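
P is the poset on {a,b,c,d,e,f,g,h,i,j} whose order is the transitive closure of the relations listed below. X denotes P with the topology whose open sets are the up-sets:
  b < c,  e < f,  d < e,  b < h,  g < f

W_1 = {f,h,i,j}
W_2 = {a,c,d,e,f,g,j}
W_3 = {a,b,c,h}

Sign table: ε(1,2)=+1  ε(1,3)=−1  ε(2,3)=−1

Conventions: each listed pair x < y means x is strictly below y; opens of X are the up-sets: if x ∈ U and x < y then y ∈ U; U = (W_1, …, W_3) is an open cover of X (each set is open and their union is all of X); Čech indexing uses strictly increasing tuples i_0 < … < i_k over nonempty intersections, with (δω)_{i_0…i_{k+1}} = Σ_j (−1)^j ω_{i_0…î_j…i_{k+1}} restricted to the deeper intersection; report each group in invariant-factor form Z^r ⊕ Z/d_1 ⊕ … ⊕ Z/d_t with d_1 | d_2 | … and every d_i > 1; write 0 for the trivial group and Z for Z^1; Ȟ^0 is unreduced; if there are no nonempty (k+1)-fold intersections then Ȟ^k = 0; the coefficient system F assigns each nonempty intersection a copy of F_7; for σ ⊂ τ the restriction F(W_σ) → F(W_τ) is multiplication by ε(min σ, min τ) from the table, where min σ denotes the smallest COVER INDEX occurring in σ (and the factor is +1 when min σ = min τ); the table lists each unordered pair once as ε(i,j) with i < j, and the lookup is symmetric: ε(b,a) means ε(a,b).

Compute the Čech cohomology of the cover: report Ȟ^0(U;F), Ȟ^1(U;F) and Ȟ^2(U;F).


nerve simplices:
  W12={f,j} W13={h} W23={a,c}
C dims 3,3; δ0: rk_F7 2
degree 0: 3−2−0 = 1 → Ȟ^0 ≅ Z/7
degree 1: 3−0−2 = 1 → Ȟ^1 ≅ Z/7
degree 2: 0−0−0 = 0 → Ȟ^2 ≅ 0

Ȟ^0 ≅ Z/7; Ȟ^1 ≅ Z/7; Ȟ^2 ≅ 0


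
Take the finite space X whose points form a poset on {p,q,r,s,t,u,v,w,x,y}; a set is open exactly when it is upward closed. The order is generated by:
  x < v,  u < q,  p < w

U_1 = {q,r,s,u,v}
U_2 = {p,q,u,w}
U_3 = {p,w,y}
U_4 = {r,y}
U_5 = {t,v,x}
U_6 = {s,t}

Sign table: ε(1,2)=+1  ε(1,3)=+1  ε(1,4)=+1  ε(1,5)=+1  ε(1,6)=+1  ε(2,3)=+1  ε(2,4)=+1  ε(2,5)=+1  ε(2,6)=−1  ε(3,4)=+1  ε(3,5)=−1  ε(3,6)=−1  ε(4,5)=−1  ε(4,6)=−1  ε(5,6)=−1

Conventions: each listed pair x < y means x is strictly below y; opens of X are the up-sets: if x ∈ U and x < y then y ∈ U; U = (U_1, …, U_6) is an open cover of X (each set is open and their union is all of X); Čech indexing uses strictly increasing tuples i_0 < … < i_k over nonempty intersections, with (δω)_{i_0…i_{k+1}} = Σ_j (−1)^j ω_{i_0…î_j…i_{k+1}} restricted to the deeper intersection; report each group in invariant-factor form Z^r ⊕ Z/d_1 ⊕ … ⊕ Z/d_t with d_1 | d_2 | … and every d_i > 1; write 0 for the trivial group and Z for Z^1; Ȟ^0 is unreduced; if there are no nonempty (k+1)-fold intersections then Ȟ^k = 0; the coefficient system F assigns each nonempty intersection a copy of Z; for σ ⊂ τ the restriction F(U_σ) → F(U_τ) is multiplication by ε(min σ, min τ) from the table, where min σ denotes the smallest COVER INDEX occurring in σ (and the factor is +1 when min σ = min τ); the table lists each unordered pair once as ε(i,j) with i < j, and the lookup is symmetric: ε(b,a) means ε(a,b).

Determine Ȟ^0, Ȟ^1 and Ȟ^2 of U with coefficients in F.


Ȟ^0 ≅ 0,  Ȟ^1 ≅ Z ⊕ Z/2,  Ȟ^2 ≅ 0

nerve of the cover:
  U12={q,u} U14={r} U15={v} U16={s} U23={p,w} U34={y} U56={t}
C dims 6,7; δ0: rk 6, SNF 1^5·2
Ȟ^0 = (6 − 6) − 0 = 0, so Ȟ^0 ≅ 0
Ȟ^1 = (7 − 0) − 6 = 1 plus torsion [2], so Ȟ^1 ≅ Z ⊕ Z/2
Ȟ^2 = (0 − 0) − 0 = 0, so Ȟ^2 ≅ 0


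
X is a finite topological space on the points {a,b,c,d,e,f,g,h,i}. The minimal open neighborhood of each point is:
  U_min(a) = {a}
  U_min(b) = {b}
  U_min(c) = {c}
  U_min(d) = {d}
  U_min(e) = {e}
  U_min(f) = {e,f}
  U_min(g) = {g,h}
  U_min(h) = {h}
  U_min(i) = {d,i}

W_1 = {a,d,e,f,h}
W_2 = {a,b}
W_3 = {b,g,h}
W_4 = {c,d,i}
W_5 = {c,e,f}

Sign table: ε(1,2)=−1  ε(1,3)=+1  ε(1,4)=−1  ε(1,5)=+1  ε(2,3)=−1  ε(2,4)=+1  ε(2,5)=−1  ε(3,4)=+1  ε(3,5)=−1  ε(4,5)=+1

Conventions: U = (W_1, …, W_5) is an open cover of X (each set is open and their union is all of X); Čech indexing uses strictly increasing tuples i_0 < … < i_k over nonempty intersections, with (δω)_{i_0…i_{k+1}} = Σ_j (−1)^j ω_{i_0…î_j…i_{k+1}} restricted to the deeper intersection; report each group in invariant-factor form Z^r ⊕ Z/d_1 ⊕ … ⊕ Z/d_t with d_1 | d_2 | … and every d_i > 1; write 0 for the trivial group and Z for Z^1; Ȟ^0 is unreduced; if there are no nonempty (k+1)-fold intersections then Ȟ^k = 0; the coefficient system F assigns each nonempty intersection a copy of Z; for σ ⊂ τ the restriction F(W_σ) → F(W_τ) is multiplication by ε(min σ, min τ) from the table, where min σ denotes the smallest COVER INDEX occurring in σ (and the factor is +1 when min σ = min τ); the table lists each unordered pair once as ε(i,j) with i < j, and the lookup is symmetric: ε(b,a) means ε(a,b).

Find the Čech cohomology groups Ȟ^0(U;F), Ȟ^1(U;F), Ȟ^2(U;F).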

• Work request: Check each line above for the word "whose", and give only the number of lines that contain it.

• Response to this task: 2